#### RECORDS SHOWN ####
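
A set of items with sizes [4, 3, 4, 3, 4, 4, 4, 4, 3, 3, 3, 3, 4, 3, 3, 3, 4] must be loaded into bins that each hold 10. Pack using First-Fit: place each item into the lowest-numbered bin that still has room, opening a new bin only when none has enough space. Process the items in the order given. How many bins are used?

bin 1: place 4, 6 left
bin 1: place 3, 3 left
bin 2: place 4, 6 left
bin 1: place 3, 0 left
bin 2: place 4, 2 left
bin 3: place 4, 6 left
bin 3: place 4, 2 left
bin 4: place 4, 6 left
bin 4: place 3, 3 left
bin 4: place 3, 0 left
bin 5: place 3, 7 left
bin 5: place 3, 4 left
bin 5: place 4, 0 left
bin 6: place 3, 7 left
bin 6: place 3, 4 left
bin 6: place 3, 1 left
bin 7: place 4, 6 left
Final bins: [4,3,3] [4,4] [4,4] [4,3,3] [3,3,4] [3,3,3] [4].

7 bins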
####
**WHAT IS BEING ASKED**
Write the records out again so that each one matches the original exactly.

**WRITTEN ANSWER**
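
A set of items with sizes [4, 3, 4, 3, 4, 4, 4, 4, 3, 3, 3, 3, 4, 3, 3, 3, 4] must be loaded into bins that each hold 10. Pack using First-Fit: place each item into the lowest-numbered bin that still has room, opening a new bin only when none has enough space. Process the items in the order given. How many bins are used?

bin 1: place 4, 6 left
bin 1: place 3, 3 left
bin 2: place 4, 6 left
bin 1: place 3, 0 left
bin 2: place 4, 2 left
bin 3: place 4, 6 left
bin 3: place 4, 2 left
bin 4: place 4, 6 left
bin 4: place 3, 3 left
bin 4: place 3, 0 left
bin 5: place 3, 7 left
bin 5: place 3, 4 left
bin 5: place 4, 0 left
bin 6: place 3, 7 left
bin 6: place 3, 4 left
bin 6: place 3, 1 left
bin 7: place 4, 6 left
Final bins: [4,3,3] [4,4] [4,4] [4,3,3] [3,3,4] [3,3,3] [4].

7 bins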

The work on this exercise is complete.